What this task involves
From the line with "in Pig Latin?" through the line with "forget stupid publish", repeat the entries verbatim, both end lines included, and add nothing.

Stored data entries:
------

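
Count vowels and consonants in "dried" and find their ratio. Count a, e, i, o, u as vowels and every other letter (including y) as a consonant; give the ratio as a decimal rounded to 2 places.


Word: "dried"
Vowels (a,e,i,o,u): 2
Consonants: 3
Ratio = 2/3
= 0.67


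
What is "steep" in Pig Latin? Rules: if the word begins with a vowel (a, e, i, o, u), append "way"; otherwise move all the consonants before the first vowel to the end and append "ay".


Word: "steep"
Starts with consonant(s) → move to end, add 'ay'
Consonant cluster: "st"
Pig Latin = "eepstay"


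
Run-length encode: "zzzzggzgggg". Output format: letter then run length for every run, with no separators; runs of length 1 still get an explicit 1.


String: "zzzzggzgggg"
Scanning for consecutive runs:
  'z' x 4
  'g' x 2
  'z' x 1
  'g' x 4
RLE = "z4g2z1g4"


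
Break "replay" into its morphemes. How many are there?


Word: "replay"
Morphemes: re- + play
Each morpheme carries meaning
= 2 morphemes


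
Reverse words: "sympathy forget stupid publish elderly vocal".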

------

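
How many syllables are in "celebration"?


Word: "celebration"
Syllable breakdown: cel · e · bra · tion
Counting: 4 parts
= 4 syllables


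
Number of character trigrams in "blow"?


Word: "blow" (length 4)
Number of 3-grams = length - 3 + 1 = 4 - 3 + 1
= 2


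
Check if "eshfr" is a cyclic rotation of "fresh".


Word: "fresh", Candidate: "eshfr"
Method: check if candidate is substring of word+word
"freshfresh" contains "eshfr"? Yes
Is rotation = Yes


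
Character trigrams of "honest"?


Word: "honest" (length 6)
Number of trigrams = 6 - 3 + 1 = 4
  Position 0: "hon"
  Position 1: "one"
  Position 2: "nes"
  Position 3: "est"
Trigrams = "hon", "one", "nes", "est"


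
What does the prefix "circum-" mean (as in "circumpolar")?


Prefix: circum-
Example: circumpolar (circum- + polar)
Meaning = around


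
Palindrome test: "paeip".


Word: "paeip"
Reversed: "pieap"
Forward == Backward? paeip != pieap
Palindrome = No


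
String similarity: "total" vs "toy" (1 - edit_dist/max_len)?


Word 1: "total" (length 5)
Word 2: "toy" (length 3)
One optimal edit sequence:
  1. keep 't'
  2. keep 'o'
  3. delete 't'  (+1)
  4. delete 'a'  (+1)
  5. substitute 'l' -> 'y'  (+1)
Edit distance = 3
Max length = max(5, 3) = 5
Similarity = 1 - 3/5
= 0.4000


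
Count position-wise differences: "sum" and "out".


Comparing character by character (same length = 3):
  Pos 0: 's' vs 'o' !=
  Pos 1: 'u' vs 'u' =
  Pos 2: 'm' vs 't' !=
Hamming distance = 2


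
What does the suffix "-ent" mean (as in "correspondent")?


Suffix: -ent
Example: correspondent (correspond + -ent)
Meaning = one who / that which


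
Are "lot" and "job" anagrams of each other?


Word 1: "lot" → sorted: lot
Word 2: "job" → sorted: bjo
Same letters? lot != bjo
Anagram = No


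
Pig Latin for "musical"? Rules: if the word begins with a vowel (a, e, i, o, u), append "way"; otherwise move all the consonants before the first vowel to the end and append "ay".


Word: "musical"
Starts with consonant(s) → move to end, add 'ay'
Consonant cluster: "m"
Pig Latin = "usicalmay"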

------

Reply
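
What is "steep" in Pig Latin? Rules: if the word begins with a vowel (a, e, i, o, u), append "way"; otherwise move all the consonants before the first vowel to the end and append "ay".


Word: "steep"
Starts with consonant(s) → move to end, add 'ay'
Consonant cluster: "st"
Pig Latin = "eepstay"


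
Run-length encode: "zzzzggzgggg". Output format: letter then run length for every run, with no separators; runs of length 1 still get an explicit 1.


String: "zzzzggzgggg"
Scanning for consecutive runs:
  'z' x 4
  'g' x 2
  'z' x 1
  'g' x 4
RLE = "z4g2z1g4"


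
Break "replay" into its morphemes. How many are there?


Word: "replay"
Morphemes: re- + play
Each morpheme carries meaning
= 2 morphemes


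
Reverse words: "sympathy forget stupid publish elderly vocal".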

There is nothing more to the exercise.